Working from the line that contains "-h(a)/3 = 7*h''''(a)/2" down to the last line below, repeat each line exactly.
---- SOURCE MATERIAL
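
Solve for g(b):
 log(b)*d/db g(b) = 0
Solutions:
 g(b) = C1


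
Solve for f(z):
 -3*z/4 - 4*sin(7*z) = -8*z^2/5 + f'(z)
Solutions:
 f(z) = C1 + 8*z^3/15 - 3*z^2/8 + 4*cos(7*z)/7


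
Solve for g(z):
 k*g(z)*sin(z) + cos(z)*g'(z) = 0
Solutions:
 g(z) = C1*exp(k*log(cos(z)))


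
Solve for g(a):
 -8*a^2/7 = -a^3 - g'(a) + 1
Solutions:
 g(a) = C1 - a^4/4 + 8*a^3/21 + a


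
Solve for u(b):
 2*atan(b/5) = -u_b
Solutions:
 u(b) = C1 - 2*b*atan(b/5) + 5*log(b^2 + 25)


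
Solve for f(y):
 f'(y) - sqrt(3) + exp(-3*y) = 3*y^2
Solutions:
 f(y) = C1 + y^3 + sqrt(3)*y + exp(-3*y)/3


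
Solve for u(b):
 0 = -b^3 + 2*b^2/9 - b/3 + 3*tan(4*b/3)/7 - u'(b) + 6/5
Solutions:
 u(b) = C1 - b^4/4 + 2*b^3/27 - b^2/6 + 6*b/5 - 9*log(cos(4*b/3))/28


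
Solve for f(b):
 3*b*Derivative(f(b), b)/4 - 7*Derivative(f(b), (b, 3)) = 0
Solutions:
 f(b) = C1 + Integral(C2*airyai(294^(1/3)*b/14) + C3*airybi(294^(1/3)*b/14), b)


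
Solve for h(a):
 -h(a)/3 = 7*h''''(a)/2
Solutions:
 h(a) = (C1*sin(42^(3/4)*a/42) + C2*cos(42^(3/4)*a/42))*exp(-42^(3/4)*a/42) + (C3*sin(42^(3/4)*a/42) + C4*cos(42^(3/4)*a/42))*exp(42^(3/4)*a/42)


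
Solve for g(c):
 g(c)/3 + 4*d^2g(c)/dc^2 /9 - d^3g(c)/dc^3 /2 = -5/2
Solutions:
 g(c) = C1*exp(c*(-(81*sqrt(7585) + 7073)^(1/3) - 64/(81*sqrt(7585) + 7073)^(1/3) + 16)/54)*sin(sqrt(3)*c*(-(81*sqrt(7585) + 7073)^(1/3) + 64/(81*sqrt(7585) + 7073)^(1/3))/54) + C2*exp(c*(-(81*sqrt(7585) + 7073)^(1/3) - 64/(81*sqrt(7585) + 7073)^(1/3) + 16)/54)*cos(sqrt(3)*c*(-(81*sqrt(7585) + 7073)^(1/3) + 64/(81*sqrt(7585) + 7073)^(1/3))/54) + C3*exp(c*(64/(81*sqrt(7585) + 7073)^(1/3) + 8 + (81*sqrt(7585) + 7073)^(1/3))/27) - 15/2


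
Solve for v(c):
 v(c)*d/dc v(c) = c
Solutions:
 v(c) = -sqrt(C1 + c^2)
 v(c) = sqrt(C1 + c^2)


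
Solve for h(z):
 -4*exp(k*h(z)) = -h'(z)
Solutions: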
--------
■ **RESULT FOR THIS EXERCISE**
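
 -h(a)/3 = 7*h''''(a)/2
Solutions:
 h(a) = (C1*sin(42^(3/4)*a/42) + C2*cos(42^(3/4)*a/42))*exp(-42^(3/4)*a/42) + (C3*sin(42^(3/4)*a/42) + C4*cos(42^(3/4)*a/42))*exp(42^(3/4)*a/42)


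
Solve for g(c):
 g(c)/3 + 4*d^2g(c)/dc^2 /9 - d^3g(c)/dc^3 /2 = -5/2
Solutions:
 g(c) = C1*exp(c*(-(81*sqrt(7585) + 7073)^(1/3) - 64/(81*sqrt(7585) + 7073)^(1/3) + 16)/54)*sin(sqrt(3)*c*(-(81*sqrt(7585) + 7073)^(1/3) + 64/(81*sqrt(7585) + 7073)^(1/3))/54) + C2*exp(c*(-(81*sqrt(7585) + 7073)^(1/3) - 64/(81*sqrt(7585) + 7073)^(1/3) + 16)/54)*cos(sqrt(3)*c*(-(81*sqrt(7585) + 7073)^(1/3) + 64/(81*sqrt(7585) + 7073)^(1/3))/54) + C3*exp(c*(64/(81*sqrt(7585) + 7073)^(1/3) + 8 + (81*sqrt(7585) + 7073)^(1/3))/27) - 15/2


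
Solve for v(c):
 v(c)*d/dc v(c) = c
Solutions:
 v(c) = -sqrt(C1 + c^2)
 v(c) = sqrt(C1 + c^2)


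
Solve for h(z):
 -4*exp(k*h(z)) = -h'(z)
Solutions: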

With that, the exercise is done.